*Extracted entries:*
+--
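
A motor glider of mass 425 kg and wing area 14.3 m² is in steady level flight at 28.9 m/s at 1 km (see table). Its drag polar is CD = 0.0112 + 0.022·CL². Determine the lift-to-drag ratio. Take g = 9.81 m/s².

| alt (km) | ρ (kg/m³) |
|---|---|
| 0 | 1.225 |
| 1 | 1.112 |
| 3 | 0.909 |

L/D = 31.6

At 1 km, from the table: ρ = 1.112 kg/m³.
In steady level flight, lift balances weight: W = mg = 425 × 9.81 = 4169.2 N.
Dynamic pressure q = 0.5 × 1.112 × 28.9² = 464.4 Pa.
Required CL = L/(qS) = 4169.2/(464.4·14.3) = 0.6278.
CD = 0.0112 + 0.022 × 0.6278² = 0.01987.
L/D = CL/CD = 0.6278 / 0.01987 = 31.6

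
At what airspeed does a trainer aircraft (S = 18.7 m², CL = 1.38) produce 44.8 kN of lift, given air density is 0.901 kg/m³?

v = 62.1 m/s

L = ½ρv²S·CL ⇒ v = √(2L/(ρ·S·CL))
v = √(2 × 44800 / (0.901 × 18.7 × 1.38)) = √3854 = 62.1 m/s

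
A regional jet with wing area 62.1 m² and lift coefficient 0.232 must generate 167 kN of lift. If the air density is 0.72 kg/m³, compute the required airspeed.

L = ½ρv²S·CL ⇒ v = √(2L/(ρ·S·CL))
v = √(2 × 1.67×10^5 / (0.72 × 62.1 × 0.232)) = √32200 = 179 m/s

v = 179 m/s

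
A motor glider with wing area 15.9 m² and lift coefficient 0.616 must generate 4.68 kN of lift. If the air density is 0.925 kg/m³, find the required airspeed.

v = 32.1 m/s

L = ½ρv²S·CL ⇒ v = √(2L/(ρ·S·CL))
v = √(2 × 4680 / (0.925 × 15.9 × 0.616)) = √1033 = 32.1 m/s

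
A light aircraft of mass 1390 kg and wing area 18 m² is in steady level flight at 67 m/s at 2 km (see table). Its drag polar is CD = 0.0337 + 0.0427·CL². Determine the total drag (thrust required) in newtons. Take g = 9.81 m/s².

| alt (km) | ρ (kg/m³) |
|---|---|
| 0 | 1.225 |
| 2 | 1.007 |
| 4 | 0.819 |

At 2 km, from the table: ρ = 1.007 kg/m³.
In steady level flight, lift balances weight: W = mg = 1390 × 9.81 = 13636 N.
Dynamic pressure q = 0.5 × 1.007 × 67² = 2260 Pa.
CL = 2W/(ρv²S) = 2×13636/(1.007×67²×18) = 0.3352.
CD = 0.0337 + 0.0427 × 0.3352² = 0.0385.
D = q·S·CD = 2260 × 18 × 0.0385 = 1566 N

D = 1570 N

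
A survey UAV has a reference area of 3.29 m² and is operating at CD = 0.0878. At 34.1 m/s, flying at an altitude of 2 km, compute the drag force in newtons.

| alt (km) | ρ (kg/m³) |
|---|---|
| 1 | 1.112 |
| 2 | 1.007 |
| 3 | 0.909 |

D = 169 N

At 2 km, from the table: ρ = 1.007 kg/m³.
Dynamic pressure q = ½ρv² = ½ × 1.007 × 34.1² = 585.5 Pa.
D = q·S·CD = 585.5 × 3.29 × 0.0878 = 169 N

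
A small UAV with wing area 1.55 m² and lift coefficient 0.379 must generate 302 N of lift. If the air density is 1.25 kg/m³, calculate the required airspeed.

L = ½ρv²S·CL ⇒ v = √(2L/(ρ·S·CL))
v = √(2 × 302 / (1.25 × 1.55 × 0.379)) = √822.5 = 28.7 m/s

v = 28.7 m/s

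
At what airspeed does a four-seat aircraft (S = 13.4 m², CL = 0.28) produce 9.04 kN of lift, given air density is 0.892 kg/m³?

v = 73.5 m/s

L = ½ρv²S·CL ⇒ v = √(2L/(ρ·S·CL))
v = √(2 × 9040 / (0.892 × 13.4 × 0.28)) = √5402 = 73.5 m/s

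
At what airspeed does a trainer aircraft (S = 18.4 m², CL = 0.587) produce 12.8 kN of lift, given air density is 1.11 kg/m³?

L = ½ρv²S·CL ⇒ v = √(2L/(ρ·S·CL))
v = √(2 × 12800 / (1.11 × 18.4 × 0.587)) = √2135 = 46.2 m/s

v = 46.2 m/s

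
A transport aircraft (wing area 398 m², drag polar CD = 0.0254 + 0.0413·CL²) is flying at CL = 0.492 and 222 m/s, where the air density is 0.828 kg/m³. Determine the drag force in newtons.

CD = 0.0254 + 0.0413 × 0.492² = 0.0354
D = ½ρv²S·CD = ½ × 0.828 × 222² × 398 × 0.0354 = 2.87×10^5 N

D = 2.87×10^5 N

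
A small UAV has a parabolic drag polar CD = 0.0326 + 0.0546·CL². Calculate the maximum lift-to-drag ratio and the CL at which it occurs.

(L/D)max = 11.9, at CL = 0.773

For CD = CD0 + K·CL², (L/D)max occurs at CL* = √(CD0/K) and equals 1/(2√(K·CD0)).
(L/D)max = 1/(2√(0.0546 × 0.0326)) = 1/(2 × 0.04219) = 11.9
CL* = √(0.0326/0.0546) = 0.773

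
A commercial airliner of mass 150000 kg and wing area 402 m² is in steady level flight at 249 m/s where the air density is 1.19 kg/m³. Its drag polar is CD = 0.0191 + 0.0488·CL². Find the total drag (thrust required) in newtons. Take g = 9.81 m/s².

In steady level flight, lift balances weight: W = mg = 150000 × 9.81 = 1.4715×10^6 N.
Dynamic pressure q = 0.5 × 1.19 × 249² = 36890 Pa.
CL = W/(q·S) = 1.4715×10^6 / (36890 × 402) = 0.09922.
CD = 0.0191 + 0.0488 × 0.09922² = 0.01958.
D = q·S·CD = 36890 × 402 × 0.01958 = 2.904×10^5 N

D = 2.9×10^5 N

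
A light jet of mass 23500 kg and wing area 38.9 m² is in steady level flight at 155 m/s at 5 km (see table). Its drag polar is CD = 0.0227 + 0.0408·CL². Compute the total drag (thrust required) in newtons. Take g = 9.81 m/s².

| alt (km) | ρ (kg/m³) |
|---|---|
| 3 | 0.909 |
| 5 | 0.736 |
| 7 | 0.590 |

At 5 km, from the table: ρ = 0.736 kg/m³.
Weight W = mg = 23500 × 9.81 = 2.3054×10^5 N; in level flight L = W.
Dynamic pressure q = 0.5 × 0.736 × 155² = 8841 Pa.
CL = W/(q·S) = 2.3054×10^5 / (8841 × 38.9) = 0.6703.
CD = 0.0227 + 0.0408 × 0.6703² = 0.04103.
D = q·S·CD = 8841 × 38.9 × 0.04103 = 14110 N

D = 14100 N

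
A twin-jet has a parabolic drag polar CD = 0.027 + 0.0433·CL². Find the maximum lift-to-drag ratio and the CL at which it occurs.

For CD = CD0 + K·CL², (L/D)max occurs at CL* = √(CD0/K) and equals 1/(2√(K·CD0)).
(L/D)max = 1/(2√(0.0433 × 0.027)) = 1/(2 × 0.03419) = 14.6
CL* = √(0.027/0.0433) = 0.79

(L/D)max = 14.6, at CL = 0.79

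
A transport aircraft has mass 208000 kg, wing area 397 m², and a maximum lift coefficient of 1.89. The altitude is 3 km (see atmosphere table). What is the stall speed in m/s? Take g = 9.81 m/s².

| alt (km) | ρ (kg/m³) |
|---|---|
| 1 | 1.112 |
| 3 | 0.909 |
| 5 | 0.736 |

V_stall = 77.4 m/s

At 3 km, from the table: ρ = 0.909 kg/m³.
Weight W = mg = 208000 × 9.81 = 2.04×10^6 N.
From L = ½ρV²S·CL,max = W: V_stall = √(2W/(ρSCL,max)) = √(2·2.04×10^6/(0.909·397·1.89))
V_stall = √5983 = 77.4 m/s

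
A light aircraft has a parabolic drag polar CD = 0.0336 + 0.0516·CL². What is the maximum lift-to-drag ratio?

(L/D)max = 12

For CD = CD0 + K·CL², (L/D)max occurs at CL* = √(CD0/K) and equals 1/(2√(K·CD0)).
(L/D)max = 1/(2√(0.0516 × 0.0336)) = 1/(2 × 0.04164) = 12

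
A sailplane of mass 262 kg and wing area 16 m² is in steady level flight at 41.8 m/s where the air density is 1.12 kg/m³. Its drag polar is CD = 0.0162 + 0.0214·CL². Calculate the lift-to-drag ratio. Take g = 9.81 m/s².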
+--
Please find every line in the listing that holds the string "altitude" and copy it.

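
A survey UAV has a reference area of 3.29 m² and is operating at CD = 0.0878. At 34.1 m/s, flying at an altitude of 2 km, compute the drag force in newtons.
A transport aircraft has mass 208000 kg, wing area 397 m², and a maximum lift coefficient of 1.89. The altitude is 3 km (see atmosphere table). What is the stall speed in m/s? Take g = 9.81 m/s².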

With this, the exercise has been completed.